Copy the data exactly, keeping every line intact.

* **Records from a data source**
*** Begin section ***
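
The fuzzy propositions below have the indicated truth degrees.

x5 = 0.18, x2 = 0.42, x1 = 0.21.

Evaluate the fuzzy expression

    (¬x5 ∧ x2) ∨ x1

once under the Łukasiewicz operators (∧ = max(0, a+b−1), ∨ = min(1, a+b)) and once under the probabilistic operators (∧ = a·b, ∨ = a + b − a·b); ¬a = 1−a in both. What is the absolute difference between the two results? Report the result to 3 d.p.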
*** End section ***
* **Exercise result**
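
The fuzzy propositions below have the indicated truth degrees.

x5 = 0.18, x2 = 0.42, x1 = 0.21.

Evaluate the fuzzy expression

    (¬x5 ∧ x2) ∨ x1

once under the Łukasiewicz operators (∧ = max(0, a+b−1), ∨ = min(1, a+b)) and once under the probabilistic operators (∧ = a·b, ∨ = a + b − a·b); ¬a = 1−a in both. What is the absolute difference between the two results? Report the result to 3 d.p.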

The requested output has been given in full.